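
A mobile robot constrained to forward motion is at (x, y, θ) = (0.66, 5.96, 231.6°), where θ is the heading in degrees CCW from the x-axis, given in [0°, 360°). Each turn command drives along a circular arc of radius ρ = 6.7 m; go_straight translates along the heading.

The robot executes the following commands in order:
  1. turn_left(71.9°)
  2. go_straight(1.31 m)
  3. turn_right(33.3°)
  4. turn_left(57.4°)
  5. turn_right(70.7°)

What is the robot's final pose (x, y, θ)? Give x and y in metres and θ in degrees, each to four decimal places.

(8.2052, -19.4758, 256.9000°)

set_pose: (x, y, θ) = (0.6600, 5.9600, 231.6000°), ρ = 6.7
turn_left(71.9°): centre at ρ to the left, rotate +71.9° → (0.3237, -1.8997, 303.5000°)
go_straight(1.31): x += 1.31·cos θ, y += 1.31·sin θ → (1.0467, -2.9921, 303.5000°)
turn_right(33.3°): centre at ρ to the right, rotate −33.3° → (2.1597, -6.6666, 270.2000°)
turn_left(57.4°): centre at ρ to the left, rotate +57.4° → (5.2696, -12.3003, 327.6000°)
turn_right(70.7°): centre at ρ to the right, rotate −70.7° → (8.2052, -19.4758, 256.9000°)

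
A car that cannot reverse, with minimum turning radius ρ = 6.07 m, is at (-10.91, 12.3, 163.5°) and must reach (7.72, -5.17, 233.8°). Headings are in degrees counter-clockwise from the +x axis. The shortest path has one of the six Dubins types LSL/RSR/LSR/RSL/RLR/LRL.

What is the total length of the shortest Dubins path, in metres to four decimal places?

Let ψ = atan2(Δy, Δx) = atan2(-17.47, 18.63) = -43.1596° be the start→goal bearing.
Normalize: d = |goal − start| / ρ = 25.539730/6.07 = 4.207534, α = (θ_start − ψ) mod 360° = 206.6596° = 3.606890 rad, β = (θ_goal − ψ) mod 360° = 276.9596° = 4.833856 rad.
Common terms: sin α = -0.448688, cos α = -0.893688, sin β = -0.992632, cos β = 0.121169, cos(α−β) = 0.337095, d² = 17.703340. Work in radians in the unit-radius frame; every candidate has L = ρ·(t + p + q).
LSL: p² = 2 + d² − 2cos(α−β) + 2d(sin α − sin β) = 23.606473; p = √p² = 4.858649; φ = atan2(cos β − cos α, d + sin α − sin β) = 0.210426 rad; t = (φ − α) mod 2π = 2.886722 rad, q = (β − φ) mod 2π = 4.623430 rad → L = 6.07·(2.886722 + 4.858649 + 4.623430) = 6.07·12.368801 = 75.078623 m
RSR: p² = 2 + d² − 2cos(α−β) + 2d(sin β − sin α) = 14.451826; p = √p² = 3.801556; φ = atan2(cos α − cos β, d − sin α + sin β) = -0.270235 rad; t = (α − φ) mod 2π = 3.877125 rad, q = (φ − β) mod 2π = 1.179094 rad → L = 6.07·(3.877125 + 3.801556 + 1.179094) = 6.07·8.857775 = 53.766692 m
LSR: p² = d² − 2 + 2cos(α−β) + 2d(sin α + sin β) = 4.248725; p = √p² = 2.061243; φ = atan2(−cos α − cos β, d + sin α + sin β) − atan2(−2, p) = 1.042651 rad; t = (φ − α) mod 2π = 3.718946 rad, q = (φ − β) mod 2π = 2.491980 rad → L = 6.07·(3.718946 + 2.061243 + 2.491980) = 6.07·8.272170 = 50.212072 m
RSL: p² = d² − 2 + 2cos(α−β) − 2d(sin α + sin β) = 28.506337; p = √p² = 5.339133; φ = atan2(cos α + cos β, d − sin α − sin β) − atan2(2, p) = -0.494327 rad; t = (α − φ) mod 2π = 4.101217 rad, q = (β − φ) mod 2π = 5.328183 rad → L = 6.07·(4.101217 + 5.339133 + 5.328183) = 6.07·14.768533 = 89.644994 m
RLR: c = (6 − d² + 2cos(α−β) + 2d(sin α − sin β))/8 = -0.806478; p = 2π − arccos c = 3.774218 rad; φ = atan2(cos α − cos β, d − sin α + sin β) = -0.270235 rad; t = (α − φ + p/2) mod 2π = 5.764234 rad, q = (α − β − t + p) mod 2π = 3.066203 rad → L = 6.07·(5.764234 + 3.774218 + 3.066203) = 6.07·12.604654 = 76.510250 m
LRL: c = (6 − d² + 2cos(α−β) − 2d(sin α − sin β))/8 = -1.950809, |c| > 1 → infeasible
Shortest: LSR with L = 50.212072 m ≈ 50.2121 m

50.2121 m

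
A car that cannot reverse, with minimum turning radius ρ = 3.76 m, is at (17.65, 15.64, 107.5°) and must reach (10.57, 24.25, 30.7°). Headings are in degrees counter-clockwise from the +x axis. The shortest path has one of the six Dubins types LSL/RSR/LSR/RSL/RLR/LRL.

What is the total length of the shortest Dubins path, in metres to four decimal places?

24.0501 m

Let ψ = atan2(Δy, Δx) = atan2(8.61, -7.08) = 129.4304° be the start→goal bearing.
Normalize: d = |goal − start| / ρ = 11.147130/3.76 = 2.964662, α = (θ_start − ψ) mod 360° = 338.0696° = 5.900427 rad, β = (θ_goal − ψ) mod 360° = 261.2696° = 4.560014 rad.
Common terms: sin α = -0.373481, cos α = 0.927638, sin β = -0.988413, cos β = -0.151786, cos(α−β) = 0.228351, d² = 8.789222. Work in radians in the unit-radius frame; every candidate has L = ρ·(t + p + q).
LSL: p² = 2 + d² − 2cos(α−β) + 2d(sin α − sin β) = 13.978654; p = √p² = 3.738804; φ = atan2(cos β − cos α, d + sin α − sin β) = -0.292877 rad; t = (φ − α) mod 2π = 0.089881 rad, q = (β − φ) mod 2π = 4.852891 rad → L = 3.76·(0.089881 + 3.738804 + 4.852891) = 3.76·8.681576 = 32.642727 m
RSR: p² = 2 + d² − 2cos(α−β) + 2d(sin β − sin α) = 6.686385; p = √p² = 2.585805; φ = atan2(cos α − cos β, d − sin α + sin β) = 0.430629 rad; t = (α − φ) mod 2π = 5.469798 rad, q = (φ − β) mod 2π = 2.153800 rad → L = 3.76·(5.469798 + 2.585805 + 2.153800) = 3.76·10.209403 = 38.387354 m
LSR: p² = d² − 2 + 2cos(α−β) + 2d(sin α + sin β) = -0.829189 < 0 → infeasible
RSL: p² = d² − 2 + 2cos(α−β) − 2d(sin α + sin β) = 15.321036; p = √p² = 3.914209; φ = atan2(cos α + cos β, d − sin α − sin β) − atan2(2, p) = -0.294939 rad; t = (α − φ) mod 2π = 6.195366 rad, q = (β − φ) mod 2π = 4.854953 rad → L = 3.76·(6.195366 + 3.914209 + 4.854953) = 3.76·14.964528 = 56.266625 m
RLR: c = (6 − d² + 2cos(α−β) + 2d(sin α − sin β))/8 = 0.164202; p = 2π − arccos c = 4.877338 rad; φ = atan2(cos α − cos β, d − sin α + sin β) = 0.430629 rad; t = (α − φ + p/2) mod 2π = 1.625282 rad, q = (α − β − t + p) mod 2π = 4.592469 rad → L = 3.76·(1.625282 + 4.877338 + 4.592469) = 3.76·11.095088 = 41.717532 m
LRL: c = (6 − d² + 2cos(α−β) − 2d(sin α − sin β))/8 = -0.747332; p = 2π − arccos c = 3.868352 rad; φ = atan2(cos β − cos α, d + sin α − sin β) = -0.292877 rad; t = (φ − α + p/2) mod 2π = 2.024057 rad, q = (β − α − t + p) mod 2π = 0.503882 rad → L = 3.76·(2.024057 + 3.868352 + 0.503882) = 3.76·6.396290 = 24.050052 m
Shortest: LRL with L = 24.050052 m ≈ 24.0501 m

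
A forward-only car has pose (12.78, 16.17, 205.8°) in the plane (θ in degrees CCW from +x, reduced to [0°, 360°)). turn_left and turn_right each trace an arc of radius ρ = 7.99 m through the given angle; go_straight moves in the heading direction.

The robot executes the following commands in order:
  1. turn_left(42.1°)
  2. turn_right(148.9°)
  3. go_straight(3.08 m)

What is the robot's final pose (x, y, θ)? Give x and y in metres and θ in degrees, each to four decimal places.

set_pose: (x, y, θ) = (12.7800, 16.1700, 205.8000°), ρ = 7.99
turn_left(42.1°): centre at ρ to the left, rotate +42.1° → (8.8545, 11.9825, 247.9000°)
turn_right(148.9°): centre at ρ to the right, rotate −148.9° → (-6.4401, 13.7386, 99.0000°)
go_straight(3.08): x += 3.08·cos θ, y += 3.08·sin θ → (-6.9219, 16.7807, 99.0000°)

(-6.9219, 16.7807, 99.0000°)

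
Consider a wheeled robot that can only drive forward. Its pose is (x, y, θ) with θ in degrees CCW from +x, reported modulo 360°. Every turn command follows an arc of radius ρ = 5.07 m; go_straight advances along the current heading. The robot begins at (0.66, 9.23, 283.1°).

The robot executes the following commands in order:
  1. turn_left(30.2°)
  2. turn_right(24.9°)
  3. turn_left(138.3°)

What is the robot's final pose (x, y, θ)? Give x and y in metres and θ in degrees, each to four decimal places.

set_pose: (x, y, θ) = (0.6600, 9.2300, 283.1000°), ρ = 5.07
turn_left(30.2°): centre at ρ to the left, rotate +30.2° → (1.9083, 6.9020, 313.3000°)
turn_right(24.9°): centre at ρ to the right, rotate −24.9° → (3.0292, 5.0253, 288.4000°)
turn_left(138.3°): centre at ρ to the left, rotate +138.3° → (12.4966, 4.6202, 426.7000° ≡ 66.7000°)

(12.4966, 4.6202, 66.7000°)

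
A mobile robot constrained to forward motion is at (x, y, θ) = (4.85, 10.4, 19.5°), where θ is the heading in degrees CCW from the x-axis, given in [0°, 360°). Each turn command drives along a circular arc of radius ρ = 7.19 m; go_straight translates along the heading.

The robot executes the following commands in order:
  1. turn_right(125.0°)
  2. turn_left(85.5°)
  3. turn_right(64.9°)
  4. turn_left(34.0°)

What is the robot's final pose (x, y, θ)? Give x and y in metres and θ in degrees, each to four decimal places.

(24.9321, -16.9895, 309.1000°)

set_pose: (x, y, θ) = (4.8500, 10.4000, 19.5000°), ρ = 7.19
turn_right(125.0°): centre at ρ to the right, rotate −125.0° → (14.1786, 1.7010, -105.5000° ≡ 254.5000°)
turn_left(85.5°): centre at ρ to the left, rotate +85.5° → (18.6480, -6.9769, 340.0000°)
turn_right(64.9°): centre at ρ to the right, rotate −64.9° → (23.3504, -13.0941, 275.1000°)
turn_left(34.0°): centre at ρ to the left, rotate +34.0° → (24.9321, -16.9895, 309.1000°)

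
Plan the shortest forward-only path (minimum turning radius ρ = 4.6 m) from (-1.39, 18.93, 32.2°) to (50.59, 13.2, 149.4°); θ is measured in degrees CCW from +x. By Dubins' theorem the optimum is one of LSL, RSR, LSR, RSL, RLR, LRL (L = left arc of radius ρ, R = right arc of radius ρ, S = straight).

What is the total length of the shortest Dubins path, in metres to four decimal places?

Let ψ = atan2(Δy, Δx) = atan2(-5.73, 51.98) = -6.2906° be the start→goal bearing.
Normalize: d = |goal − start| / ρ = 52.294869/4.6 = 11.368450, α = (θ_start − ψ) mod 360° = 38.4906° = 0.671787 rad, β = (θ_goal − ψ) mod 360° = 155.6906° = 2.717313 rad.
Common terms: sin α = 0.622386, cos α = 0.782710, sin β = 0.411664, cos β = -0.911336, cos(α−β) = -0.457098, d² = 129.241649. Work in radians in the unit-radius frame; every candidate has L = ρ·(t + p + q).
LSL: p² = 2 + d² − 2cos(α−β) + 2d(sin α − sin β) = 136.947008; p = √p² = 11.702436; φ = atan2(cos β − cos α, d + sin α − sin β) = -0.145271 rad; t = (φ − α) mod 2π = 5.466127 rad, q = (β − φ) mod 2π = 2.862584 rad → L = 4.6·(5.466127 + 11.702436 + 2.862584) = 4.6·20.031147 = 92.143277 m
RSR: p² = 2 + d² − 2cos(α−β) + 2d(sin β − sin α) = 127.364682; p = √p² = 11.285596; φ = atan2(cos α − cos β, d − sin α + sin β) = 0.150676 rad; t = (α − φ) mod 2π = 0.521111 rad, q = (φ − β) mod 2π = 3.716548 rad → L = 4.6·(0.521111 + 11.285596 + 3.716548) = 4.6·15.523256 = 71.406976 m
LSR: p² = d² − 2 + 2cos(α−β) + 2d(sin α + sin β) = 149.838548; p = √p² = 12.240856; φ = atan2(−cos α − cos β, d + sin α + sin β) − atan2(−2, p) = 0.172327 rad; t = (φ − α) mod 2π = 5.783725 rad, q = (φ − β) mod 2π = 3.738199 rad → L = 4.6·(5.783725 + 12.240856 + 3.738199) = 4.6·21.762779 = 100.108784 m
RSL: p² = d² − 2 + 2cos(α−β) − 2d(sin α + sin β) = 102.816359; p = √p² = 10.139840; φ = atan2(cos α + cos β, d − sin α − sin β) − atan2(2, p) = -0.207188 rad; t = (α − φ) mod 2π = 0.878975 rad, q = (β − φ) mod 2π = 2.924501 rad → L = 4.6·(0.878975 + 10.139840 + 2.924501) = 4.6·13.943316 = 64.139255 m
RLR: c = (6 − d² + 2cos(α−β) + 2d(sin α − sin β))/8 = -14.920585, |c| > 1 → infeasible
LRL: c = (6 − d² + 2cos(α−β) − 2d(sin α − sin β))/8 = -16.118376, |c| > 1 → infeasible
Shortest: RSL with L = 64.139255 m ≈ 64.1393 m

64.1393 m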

***

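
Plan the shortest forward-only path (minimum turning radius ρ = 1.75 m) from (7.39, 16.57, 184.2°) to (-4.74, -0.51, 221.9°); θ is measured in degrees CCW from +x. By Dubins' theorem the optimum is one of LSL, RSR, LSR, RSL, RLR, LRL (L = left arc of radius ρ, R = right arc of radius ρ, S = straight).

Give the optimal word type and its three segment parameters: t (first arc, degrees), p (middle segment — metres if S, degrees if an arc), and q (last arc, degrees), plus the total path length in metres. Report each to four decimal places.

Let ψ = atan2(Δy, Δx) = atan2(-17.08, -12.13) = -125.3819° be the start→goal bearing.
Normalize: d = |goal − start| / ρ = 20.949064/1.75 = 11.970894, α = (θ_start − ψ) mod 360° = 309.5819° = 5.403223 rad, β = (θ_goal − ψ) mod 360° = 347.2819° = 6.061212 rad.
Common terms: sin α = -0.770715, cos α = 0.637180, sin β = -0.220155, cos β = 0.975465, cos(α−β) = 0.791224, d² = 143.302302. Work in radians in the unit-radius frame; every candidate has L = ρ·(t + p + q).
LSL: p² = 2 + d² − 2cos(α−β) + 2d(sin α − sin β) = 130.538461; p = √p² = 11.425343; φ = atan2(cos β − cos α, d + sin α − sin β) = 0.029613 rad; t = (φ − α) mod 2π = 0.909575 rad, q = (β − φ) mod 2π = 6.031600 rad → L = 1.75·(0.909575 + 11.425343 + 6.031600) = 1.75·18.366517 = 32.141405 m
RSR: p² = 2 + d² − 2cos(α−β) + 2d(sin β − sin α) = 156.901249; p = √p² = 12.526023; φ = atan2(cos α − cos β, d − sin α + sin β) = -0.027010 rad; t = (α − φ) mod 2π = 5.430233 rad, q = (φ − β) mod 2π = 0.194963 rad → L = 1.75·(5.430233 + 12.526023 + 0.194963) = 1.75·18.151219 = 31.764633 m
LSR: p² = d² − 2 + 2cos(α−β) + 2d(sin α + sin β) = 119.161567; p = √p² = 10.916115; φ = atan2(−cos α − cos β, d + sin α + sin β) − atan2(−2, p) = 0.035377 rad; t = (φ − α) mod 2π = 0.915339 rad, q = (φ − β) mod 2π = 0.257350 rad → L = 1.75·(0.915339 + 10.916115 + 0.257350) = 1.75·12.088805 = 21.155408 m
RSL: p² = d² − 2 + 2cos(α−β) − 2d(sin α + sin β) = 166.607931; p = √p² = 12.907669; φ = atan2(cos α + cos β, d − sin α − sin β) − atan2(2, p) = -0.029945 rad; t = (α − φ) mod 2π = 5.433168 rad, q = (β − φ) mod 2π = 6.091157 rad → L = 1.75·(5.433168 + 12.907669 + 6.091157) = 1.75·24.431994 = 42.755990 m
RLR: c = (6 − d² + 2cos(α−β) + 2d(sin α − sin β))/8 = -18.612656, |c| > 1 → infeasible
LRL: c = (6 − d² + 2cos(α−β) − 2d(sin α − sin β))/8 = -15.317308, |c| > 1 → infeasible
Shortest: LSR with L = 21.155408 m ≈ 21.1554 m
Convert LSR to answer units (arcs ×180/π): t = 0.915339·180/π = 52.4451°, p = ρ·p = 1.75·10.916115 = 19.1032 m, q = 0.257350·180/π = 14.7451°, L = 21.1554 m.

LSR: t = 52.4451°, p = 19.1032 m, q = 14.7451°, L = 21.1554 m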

***

What needs to be done →
Return only the stretch of the material above from the line holding "3. turn_right(64.9°)" through the line holding "4.6 m) from", copied exactly.

Response →
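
  3. turn_right(64.9°)
  4. turn_left(34.0°)

What is the robot's final pose (x, y, θ)? Give x and y in metres and θ in degrees, each to four decimal places.

(24.9321, -16.9895, 309.1000°)

set_pose: (x, y, θ) = (4.8500, 10.4000, 19.5000°), ρ = 7.19
turn_right(125.0°): centre at ρ to the right, rotate −125.0° → (14.1786, 1.7010, -105.5000° ≡ 254.5000°)
turn_left(85.5°): centre at ρ to the left, rotate +85.5° → (18.6480, -6.9769, 340.0000°)
turn_right(64.9°): centre at ρ to the right, rotate −64.9° → (23.3504, -13.0941, 275.1000°)
turn_left(34.0°): centre at ρ to the left, rotate +34.0° → (24.9321, -16.9895, 309.1000°)

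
Plan the shortest forward-only path (minimum turning radius ρ = 4.6 m) from (-1.39, 18.93, 32.2°) to (50.59, 13.2, 149.4°); θ is measured in degrees CCW from +x. By Dubins' theorem the optimum is one of LSL, RSR, LSR, RSL, RLR, LRL (L = left arc of radius ρ, R = right arc of radius ρ, S = straight).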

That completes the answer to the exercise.